DESCRIPTION OF THE TASK
Pick out each line of the records that includes the string "Answer", and copy it.

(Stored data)
=======

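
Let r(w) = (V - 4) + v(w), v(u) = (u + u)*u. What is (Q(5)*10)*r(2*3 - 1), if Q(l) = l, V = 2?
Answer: 2400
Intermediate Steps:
v(u) = 2*u**2 (v(u) = (2*u)*u = 2*u**2)
r(w) = -2 + 2*w**2 (r(w) = (2 - 4) + 2*w**2 = -2 + 2*w**2)
(Q(5)*10)*r(2*3 - 1) = (5*10)*(-2 + 2*(2*3 - 1)**2) = 50*(-2 + 2*(6 - 1)**2) = 50*(-2 + 2*5**2) = 50*(-2 + 2*25) = 50*(-2 + 50) = 50*48 = 2400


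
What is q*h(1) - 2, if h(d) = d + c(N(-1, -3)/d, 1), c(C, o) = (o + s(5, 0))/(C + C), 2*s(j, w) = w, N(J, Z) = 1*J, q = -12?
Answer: -8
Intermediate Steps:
N(J, Z) = J
s(j, w) = w/2
c(C, o) = o/(2*C) (c(C, o) = (o + (½)*0)/(C + C) = (o + 0)/((2*C)) = o*(1/(2*C)) = o/(2*C))
h(d) = d/2 (h(d) = d + (½)*1/(-1/d) = d + (½)*1*(-d) = d - d/2 = d/2)
q*h(1) - 2 = -6 - 2 = -8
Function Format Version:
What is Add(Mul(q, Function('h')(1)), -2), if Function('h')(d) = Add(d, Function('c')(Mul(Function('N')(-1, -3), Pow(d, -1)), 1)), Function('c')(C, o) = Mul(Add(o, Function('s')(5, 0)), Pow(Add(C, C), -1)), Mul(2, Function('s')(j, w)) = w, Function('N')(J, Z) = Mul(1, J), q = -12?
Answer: -8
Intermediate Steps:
Function('N')(J, Z) = J
Function('s')(j, w) = Mul(Rational(1, 2), w)
Function('c')(C, o) = Mul(Rational(1, 2), o, Pow(C, -1)) (Function('c')(C, o) = Mul(Add(o, Mul(Rational(1, 2), 0)), Pow(Add(C, C), -1)) = Mul(Add(o, 0), Pow(Mul(2, C), -1)) = Mul(o, Mul(Rational(1, 2), Pow(C, -1))) = Mul(Rational(1, 2), o, Pow(C, -1)))
Function('h')(d) = Mul(Rational(1, 2), d) (Function('h')(d) = Add(d, Mul(Rational(1, 2), 1, Pow(Mul(-1, Pow(d, -1)), -1))) = Add(d, Mul(Rational(1, 2), 1, Mul(-1, d))) = Add(d, Mul(Rational(-1, 2), d)) = Mul(Rational(1, 2), d))
Add(Mul(q, Function('h')(1)), -2) = Add(Mul(-12, Mul(Rational(1, 2), 1)), -2) = Add(Mul(-12, Rational(1, 2)), -2) = Add(-6, -2) = -8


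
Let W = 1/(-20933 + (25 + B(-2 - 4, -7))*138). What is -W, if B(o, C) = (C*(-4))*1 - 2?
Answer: 1/13895 ≈ 7.1968e-5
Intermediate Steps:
B(o, C) = -2 - 4*C (B(o, C) = -4*C*1 - 2 = -4*C - 2 = -2 - 4*C)
W = -1/13895 (W = 1/(-20933 + (25 + (-2 - 4*(-7)))*138) = 1/(-20933 + (25 + (-2 + 28))*138) = 1/(-20933 + (25 + 26)*138) = 1/(-20933 + 51*138) = 1/(-20933 + 7038) = 1/(-13895) = -1/13895 ≈ -7.1968e-5)
-W = -1*(-1/13895) = 1/13895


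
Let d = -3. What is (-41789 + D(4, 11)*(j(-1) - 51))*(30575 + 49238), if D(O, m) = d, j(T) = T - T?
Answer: -3323094068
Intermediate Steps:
j(T) = 0
D(O, m) = -3
(-41789 + D(4, 11)*(j(-1) - 51))*(30575 + 49238) = (-41789 - 3*(0 - 51))*(30575 + 49238) = (-41789 - 3*(-51))*79813 = (-41789 + 153)*79813 = -41636*79813 = -3323094068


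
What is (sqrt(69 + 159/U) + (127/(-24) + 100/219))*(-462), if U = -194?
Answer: 652267/292 - 231*sqrt(2566038)/97 ≈ -1581.0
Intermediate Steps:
(sqrt(69 + 159/U) + (127/(-24) + 100/219))*(-462) = (sqrt(69 + 159/(-194)) + (127/(-24) + 100/219))*(-462) = (sqrt(69 + 159*(-1/194)) + (127*(-1/24) + 100*(1/219)))*(-462) = (sqrt(69 - 159/194) + (-127/24 + 100/219))*(-462) = (sqrt(13227/194) - 8471/1752)*(-462) = (sqrt(2566038)/194 - 8471/1752)*(-462) = (-8471/1752 + sqrt(2566038)/194)*(-462) = 652267/292 - 231*sqrt(2566038)/97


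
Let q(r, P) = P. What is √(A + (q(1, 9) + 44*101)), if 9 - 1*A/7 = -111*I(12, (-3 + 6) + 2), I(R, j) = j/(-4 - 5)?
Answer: √36759/3 ≈ 63.909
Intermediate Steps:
I(R, j) = -j/9 (I(R, j) = j/(-9) = -j/9)
A = -1106/3 (A = 63 - (-777)*(-((-3 + 6) + 2)/9) = 63 - (-777)*(-(3 + 2)/9) = 63 - (-777)*(-⅑*5) = 63 - (-777)*(-5)/9 = 63 - 7*185/3 = 63 - 1295/3 = -1106/3 ≈ -368.67)
√(A + (q(1, 9) + 44*101)) = √(-1106/3 + (9 + 44*101)) = √(-1106/3 + (9 + 4444)) = √(-1106/3 + 4453) = √(12253/3) = √36759/3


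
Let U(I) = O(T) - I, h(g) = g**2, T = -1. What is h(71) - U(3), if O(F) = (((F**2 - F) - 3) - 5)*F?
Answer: 5038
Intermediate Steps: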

=======

SOLUTION TO THE EXERCISE
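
Answer: 2400
Answer: -8
Answer: -8
Answer: 1/13895 ≈ 7.1968e-5
Answer: -3323094068
Answer: 652267/292 - 231*sqrt(2566038)/97 ≈ -1581.0
Answer: √36759/3 ≈ 63.909
Answer: 5038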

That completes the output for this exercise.